Given records START
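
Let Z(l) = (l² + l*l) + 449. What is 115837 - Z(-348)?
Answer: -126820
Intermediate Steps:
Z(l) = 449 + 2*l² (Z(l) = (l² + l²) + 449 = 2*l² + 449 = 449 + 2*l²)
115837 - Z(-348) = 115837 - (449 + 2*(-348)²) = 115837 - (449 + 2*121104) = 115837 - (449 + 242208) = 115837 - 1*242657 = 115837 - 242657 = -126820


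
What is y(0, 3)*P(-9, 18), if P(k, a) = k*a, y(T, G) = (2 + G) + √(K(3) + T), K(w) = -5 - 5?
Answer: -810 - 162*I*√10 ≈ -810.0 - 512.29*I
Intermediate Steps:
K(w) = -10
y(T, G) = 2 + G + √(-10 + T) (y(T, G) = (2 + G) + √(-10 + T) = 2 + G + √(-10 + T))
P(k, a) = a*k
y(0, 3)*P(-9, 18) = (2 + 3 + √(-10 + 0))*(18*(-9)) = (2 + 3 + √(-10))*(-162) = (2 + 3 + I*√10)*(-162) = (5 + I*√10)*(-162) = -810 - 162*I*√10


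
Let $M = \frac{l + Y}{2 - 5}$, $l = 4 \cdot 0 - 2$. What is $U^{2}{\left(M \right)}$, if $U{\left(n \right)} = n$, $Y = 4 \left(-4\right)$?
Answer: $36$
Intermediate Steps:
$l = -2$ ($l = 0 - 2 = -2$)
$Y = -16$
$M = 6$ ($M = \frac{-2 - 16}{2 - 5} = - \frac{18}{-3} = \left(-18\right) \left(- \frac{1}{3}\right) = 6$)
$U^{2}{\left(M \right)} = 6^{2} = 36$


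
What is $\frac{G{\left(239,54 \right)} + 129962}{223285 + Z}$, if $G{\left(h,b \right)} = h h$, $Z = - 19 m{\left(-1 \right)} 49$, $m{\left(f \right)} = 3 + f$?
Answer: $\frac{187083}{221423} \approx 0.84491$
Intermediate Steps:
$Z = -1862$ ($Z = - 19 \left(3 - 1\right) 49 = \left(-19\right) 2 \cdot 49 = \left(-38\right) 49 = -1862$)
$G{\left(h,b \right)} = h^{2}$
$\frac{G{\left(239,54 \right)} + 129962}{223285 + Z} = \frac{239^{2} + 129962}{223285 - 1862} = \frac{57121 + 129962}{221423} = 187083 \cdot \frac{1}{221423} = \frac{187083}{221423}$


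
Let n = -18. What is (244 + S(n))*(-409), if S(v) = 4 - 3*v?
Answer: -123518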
Given records END
Given records START
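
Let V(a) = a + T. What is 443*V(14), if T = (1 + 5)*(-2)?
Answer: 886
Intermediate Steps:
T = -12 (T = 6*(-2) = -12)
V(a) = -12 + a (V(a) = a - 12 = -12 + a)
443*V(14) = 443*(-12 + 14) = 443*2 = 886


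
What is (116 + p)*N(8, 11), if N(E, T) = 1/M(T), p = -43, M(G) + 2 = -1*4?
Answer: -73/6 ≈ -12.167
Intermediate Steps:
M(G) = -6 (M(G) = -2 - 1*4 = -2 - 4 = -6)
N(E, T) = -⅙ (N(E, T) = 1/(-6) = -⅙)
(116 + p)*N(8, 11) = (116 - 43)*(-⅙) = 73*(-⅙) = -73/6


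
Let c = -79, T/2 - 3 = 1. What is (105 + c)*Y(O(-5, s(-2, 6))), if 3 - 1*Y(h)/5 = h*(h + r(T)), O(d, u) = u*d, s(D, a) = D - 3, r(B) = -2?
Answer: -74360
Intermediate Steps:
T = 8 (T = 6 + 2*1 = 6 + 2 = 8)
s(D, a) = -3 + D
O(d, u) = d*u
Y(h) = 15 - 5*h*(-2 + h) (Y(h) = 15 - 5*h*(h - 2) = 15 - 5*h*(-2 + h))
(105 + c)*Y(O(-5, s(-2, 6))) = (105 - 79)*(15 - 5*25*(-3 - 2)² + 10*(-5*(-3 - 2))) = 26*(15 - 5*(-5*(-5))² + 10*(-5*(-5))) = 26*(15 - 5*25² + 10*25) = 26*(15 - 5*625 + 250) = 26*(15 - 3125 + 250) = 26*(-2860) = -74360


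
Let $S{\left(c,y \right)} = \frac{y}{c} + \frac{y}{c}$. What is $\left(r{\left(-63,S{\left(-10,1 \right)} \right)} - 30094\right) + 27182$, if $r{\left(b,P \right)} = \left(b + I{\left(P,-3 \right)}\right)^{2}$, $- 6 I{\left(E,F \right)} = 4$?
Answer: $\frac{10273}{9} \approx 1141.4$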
Given records END
• What is being asked
Only the lines that hold the word "Answer" are wanted; each should be pulled from the records.

• Output of the exercise
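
Answer: -126820
Answer: -810 - 162*I*√10 ≈ -810.0 - 512.29*I
Answer: $36$
Answer: $\frac{187083}{221423} \approx 0.84491$
Answer: -123518
Answer: 886
Answer: -73/6 ≈ -12.167
Answer: -74360
Answer: $\frac{10273}{9} \approx 1141.4$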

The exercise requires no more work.